** Opening Data for analysis block **
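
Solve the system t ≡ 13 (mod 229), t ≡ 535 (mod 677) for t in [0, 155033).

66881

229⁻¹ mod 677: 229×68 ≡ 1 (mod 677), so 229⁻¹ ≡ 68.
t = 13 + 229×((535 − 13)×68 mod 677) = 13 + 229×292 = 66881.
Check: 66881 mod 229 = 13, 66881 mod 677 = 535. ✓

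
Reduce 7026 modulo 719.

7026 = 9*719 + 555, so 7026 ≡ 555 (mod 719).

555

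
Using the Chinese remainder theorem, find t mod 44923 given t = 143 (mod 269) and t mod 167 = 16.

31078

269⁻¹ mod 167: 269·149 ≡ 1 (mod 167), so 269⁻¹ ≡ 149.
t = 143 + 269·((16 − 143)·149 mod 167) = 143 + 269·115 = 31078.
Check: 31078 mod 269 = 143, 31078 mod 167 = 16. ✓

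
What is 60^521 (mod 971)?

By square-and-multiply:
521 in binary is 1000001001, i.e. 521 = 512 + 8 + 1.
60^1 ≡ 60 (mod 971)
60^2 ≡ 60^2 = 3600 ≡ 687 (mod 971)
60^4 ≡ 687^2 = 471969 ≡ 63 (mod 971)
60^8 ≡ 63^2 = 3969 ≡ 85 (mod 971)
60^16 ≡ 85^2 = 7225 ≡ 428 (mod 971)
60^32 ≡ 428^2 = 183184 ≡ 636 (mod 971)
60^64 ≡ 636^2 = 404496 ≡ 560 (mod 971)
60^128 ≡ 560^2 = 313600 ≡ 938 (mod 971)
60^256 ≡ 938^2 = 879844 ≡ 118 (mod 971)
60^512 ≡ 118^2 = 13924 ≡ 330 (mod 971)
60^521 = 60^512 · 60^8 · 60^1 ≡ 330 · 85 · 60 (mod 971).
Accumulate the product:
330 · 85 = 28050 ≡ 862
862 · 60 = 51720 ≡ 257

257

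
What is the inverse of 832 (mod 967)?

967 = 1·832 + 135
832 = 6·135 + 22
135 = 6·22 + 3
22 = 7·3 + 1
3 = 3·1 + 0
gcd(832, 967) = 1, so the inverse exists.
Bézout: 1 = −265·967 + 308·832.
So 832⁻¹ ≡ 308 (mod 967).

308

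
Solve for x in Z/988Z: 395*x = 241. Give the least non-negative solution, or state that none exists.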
** Closing Data for analysis block **
> _Your goal_: Once the listing has been read, copy every line of it exactly.

> _Written response_:
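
Solve the system t ≡ 13 (mod 229), t ≡ 535 (mod 677) for t in [0, 155033).

66881

229⁻¹ mod 677: 229×68 ≡ 1 (mod 677), so 229⁻¹ ≡ 68.
t = 13 + 229×((535 − 13)×68 mod 677) = 13 + 229×292 = 66881.
Check: 66881 mod 229 = 13, 66881 mod 677 = 535. ✓

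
Reduce 7026 modulo 719.

7026 = 9*719 + 555, so 7026 ≡ 555 (mod 719).

555

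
Using the Chinese remainder theorem, find t mod 44923 given t = 143 (mod 269) and t mod 167 = 16.

31078

269⁻¹ mod 167: 269·149 ≡ 1 (mod 167), so 269⁻¹ ≡ 149.
t = 143 + 269·((16 − 143)·149 mod 167) = 143 + 269·115 = 31078.
Check: 31078 mod 269 = 143, 31078 mod 167 = 16. ✓

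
What is 60^521 (mod 971)?

By square-and-multiply:
521 in binary is 1000001001, i.e. 521 = 512 + 8 + 1.
60^1 ≡ 60 (mod 971)
60^2 ≡ 60^2 = 3600 ≡ 687 (mod 971)
60^4 ≡ 687^2 = 471969 ≡ 63 (mod 971)
60^8 ≡ 63^2 = 3969 ≡ 85 (mod 971)
60^16 ≡ 85^2 = 7225 ≡ 428 (mod 971)
60^32 ≡ 428^2 = 183184 ≡ 636 (mod 971)
60^64 ≡ 636^2 = 404496 ≡ 560 (mod 971)
60^128 ≡ 560^2 = 313600 ≡ 938 (mod 971)
60^256 ≡ 938^2 = 879844 ≡ 118 (mod 971)
60^512 ≡ 118^2 = 13924 ≡ 330 (mod 971)
60^521 = 60^512 · 60^8 · 60^1 ≡ 330 · 85 · 60 (mod 971).
Accumulate the product:
330 · 85 = 28050 ≡ 862
862 · 60 = 51720 ≡ 257

257

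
What is the inverse of 832 (mod 967)?

967 = 1·832 + 135
832 = 6·135 + 22
135 = 6·22 + 3
22 = 7·3 + 1
3 = 3·1 + 0
gcd(832, 967) = 1, so the inverse exists.
Bézout: 1 = −265·967 + 308·832.
So 832⁻¹ ≡ 308 (mod 967).

308

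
Solve for x in Z/988Z: 395*x = 241. Give the least non-negative solution, or state that none exists.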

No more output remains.